━━━ DATA UNDER STUDY ━━━

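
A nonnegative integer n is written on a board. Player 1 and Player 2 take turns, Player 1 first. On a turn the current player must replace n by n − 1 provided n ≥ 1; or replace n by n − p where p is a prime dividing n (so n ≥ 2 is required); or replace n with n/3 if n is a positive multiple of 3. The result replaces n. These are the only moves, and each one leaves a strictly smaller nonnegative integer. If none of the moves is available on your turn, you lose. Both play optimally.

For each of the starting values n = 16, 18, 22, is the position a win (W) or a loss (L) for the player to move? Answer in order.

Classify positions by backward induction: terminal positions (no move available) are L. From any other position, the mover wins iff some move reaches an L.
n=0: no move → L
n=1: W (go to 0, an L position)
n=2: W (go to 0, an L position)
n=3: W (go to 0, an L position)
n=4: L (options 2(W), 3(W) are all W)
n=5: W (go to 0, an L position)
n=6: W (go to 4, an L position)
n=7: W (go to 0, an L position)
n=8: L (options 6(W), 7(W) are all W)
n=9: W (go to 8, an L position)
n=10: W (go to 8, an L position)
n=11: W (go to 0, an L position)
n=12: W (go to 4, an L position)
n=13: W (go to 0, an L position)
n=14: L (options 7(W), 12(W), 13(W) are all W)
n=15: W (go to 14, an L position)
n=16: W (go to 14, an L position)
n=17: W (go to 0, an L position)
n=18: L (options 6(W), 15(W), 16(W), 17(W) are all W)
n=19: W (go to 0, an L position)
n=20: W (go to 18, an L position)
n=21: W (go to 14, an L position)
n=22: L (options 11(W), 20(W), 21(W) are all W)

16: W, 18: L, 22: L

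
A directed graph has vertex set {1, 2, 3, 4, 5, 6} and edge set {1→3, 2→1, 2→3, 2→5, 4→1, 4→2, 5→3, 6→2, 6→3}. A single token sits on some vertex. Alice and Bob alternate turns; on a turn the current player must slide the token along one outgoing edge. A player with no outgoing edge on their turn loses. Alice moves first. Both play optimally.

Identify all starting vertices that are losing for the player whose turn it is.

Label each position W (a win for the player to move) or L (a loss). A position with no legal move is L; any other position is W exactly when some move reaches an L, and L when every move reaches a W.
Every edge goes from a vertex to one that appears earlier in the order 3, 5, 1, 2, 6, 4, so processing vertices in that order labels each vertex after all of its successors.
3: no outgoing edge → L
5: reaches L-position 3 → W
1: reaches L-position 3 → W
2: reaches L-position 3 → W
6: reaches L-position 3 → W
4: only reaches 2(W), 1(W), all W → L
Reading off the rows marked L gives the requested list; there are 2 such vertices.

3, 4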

━━━
━━━ DATA UNDER STUDY ━━━

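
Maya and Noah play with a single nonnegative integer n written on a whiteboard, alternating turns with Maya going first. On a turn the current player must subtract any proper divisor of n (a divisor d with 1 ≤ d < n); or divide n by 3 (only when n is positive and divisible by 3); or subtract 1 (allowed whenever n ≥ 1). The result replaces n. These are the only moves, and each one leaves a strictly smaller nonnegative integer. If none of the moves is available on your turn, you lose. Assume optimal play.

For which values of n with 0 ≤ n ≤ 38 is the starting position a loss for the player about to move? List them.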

━━━

[WORK ORDER] Whatever else the listing above holds, retype exactly only the lines from the one containing "Maya and Noah" to the one containing "For which values", both ends kept.

[WRITTEN RESPONSE]
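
Maya and Noah play with a single nonnegative integer n written on a whiteboard, alternating turns with Maya going first. On a turn the current player must subtract any proper divisor of n (a divisor d with 1 ≤ d < n); or divide n by 3 (only when n is positive and divisible by 3); or subtract 1 (allowed whenever n ≥ 1). The result replaces n. These are the only moves, and each one leaves a strictly smaller nonnegative integer. If none of the moves is available on your turn, you lose. Assume optimal play.

For which values of n with 0 ≤ n ≤ 38 is the starting position a loss for the player about to move? List them.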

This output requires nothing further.